WORK REQUIRED
Search for the word "follows" in the entries. Each line that holds it should be copied.

INFORMATION SUPPLIED
----------

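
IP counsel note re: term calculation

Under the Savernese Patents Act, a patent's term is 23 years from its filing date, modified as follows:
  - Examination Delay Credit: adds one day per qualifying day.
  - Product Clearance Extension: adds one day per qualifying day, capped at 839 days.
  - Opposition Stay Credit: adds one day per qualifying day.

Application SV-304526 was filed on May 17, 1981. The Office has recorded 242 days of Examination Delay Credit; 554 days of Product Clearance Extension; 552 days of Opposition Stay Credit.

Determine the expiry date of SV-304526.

Base term: filing date + 23 years → 17 May 2004.
Examination Delay Credit: +242 days → 14 January 2005.
Product Clearance Extension: 554 days (within the 839-day cap) → +554 days → 22 July 2006.
Opposition Stay Credit: +552 days → 25 January 2008.

January 25, 2008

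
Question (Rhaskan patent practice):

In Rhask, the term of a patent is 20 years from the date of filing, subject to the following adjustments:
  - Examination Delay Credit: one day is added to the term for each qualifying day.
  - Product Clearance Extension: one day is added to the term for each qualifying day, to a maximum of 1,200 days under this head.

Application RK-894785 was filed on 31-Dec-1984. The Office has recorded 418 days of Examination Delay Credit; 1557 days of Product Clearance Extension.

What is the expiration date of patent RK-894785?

Base term: filing date + 20 years → 31 December 2004.
Examination Delay Credit: +418 days → 22 February 2006.
Product Clearance Extension: 1557 days claimed exceeds the 1200-day cap, so +1200 days → 6 June 2009.

2009-06-06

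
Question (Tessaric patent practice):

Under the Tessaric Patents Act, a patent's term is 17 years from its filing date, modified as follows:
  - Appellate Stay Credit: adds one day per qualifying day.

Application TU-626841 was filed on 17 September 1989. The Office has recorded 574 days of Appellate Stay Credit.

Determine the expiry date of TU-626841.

Base term: filing date + 17 years → 17 September 2006.
Appellate Stay Credit: +574 days → 13 April 2008.

April 13, 2008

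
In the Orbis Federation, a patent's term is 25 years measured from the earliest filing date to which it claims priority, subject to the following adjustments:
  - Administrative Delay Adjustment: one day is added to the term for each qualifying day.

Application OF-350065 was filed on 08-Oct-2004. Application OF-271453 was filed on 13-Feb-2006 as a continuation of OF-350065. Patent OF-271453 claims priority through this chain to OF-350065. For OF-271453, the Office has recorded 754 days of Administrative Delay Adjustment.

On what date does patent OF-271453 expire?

November 1, 2031

Earliest priority filing: 8 October 2004.
Base term: 8 October 2004 + 25 years → 8 October 2029.
Administrative Delay Adjustment: +754 days → 1 November 2031.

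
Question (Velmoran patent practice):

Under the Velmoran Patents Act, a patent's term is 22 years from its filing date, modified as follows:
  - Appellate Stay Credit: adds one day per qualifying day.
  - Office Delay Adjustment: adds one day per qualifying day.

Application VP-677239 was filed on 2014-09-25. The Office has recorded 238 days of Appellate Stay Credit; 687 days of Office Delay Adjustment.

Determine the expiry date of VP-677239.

Base term: filing date + 22 years → 25 September 2036.
Appellate Stay Credit: +238 days → 21 May 2037.
Office Delay Adjustment: +687 days → 8 April 2039.

April 8, 2039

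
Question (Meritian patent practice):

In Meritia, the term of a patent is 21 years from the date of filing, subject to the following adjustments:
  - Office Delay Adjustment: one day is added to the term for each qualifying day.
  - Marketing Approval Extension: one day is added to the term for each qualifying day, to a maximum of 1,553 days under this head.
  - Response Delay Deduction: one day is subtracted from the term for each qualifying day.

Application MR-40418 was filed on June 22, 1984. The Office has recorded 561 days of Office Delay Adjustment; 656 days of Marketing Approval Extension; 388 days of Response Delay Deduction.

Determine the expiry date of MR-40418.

Base term: filing date + 21 years → 22 June 2005.
Office Delay Adjustment: +561 days → 4 January 2007.
Marketing Approval Extension: 656 days (within the 1553-day cap) → +656 days → 21 October 2008.
Response Delay Deduction: −388 days → 29 September 2007.

2007-09-29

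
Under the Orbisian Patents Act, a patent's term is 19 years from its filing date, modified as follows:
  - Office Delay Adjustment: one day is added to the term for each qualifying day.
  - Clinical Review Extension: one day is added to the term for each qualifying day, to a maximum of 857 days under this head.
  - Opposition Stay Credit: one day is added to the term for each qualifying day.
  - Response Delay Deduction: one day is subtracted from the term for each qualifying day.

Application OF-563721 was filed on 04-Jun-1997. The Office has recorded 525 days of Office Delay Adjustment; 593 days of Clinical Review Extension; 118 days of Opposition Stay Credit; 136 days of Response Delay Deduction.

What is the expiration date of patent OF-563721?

Base term: filing date + 19 years → 4 June 2016.
Office Delay Adjustment: +525 days → 11 November 2017.
Clinical Review Extension: 593 days (within the 857-day cap) → +593 days → 27 June 2019.
Opposition Stay Credit: +118 days → 23 October 2019.
Response Delay Deduction: −136 days → 9 June 2019.

June 9, 2019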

----------

FINAL ANSWER
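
Under the Savernese Patents Act, a patent's term is 23 years from its filing date, modified as follows:
Under the Tessaric Patents Act, a patent's term is 17 years from its filing date, modified as follows:
Under the Velmoran Patents Act, a patent's term is 22 years from its filing date, modified as follows:
Under the Orbisian Patents Act, a patent's term is 19 years from its filing date, modified as follows: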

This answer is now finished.